* TASK INPUTS:
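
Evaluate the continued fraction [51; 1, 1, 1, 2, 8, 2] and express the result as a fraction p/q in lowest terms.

Work from the innermost term outward:
Start with 2.
8 + 1/(2/1) = 8 + 1/2 = 17/2
2 + 1/(17/2) = 2 + 2/17 = 36/17
1 + 1/(36/17) = 1 + 17/36 = 53/36
1 + 1/(53/36) = 1 + 36/53 = 89/53
1 + 1/(89/53) = 1 + 53/89 = 142/89
51 + 1/(142/89) = 51 + 89/142 = 7331/142

7331/142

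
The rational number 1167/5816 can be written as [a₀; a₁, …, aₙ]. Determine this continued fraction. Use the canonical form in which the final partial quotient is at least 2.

[0; 4, 1, 60, 2, 2, 1, 2]

Repeatedly divide and take the remainder:
1167 = 0·5816 + 1167, so a_0 = 0
5816 = 4·1167 + 1148, so a_1 = 4
1167 = 1·1148 + 19, so a_2 = 1
1148 = 60·19 + 8, so a_3 = 60
19 = 2·8 + 3, so a_4 = 2
8 = 2·3 + 2, so a_5 = 2
3 = 1·2 + 1, so a_6 = 1
2 = 2·1 + 0, so a_7 = 2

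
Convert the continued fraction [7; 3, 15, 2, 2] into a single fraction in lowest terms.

a_0 = 7: 7/1
a_1 = 3: 22/3
a_2 = 15: 337/46
a_3 = 2: 696/95
a_4 = 2: 1729/236

1729/236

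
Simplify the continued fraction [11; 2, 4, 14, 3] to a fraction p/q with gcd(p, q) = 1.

Collapse the nested fraction from the inside out:
Start with 3.
14 + 1/(3/1) = 14 + 1/3 = 43/3
4 + 1/(43/3) = 4 + 3/43 = 175/43
2 + 1/(175/43) = 2 + 43/175 = 393/175
11 + 1/(393/175) = 11 + 175/393 = 4498/393

4498/393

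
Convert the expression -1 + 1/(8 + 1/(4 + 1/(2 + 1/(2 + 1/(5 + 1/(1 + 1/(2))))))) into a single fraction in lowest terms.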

* WHAT IS REQUIRED:
The full set of records should be duplicated exactly.

* OUTPUT BELOW:
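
Evaluate the continued fraction [51; 1, 1, 1, 2, 8, 2] and express the result as a fraction p/q in lowest terms.

Work from the innermost term outward:
Start with 2.
8 + 1/(2/1) = 8 + 1/2 = 17/2
2 + 1/(17/2) = 2 + 2/17 = 36/17
1 + 1/(36/17) = 1 + 17/36 = 53/36
1 + 1/(53/36) = 1 + 36/53 = 89/53
1 + 1/(89/53) = 1 + 53/89 = 142/89
51 + 1/(142/89) = 51 + 89/142 = 7331/142

7331/142

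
The rational number 1167/5816 can be written as [a₀; a₁, …, aₙ]. Determine this continued fraction. Use the canonical form in which the final partial quotient is at least 2.

[0; 4, 1, 60, 2, 2, 1, 2]

Repeatedly divide and take the remainder:
1167 = 0·5816 + 1167, so a_0 = 0
5816 = 4·1167 + 1148, so a_1 = 4
1167 = 1·1148 + 19, so a_2 = 1
1148 = 60·19 + 8, so a_3 = 60
19 = 2·8 + 3, so a_4 = 2
8 = 2·3 + 2, so a_5 = 2
3 = 1·2 + 1, so a_6 = 1
2 = 2·1 + 0, so a_7 = 2

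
Convert the continued fraction [7; 3, 15, 2, 2] into a single fraction in lowest terms.

a_0 = 7: 7/1
a_1 = 3: 22/3
a_2 = 15: 337/46
a_3 = 2: 696/95
a_4 = 2: 1729/236

1729/236

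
Simplify the continued fraction [11; 2, 4, 14, 3] to a fraction p/q with gcd(p, q) = 1.

Collapse the nested fraction from the inside out:
Start with 3.
14 + 1/(3/1) = 14 + 1/3 = 43/3
4 + 1/(43/3) = 4 + 3/43 = 175/43
2 + 1/(175/43) = 2 + 43/175 = 393/175
11 + 1/(393/175) = 11 + 175/393 = 4498/393

4498/393

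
Convert the expression -1 + 1/(8 + 1/(4 + 1/(2 + 1/(2 + 1/(5 + 1/(1 + 1/(2))))))) into a single fraction in lowest terms.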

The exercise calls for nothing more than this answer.